Your goal -
Every single entry that follows is to be retyped exactly.

Recorded information -
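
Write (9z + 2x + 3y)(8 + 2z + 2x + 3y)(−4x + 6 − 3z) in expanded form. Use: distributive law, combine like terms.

(9z + 2x + 3y)(8 + 2z + 2x + 3y)(−4x + 6 − 3z)
= (72z + 18z^2 + 18xz + 27yz + 16x + 4xz + 4x^2 + 6xy + 24y + 6yz + 6xy + 9y^2)(−4x + 6 − 3z)    [distributive law]
= (72z + 18z^2 + 22xz + 33yz + 16x + 4x^2 + 12xy + 24y + 9y^2)(−4x + 6 − 3z)    [combine like terms]
= −288xz + 432z − 216z^2 − 72xz^2 + 108z^2 − 54z^3 − 88x^2z + 132xz − 66xz^2 − 132xyz + 198yz − 99yz^2 − 64x^2 + 96x − 48xz − 16x^3 + 24x^2 − 12x^2z − 48x^2y + 72xy − 36xyz − 96xy + 144y − 72yz − 36xy^2 + 54y^2 − 27y^2z    [distributive law]
= −204xz + 432z − 108z^2 − 138xz^2 − 54z^3 − 100x^2z − 168xyz + 126yz − 99yz^2 − 40x^2 + 96x − 16x^3 − 48x^2y − 24xy + 144y − 36xy^2 + 54y^2 − 27y^2z    [combine like terms]

−204xz + 432z − 108z^2 − 138xz^2 − 54z^3 − 100x^2z − 168xyz + 126yz − 99yz^2 − 40x^2 + 96x − 16x^3 − 48x^2y − 24xy + 144y − 36xy^2 + 54y^2 − 27y^2z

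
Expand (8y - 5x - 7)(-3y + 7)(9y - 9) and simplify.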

Exercise output -
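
Write (9z + 2x + 3y)(8 + 2z + 2x + 3y)(−4x + 6 − 3z) in expanded form. Use: distributive law, combine like terms.

(9z + 2x + 3y)(8 + 2z + 2x + 3y)(−4x + 6 − 3z)
= (72z + 18z^2 + 18xz + 27yz + 16x + 4xz + 4x^2 + 6xy + 24y + 6yz + 6xy + 9y^2)(−4x + 6 − 3z)    [distributive law]
= (72z + 18z^2 + 22xz + 33yz + 16x + 4x^2 + 12xy + 24y + 9y^2)(−4x + 6 − 3z)    [combine like terms]
= −288xz + 432z − 216z^2 − 72xz^2 + 108z^2 − 54z^3 − 88x^2z + 132xz − 66xz^2 − 132xyz + 198yz − 99yz^2 − 64x^2 + 96x − 48xz − 16x^3 + 24x^2 − 12x^2z − 48x^2y + 72xy − 36xyz − 96xy + 144y − 72yz − 36xy^2 + 54y^2 − 27y^2z    [distributive law]
= −204xz + 432z − 108z^2 − 138xz^2 − 54z^3 − 100x^2z − 168xyz + 126yz − 99yz^2 − 40x^2 + 96x − 16x^3 − 48x^2y − 24xy + 144y − 36xy^2 + 54y^2 − 27y^2z    [combine like terms]

−204xz + 432z − 108z^2 − 138xz^2 − 54z^3 − 100x^2z − 168xyz + 126yz − 99yz^2 − 40x^2 + 96x − 16x^3 − 48x^2y − 24xy + 144y − 36xy^2 + 54y^2 − 27y^2z

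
Expand (8y - 5x - 7)(-3y + 7)(9y - 9) and simplify.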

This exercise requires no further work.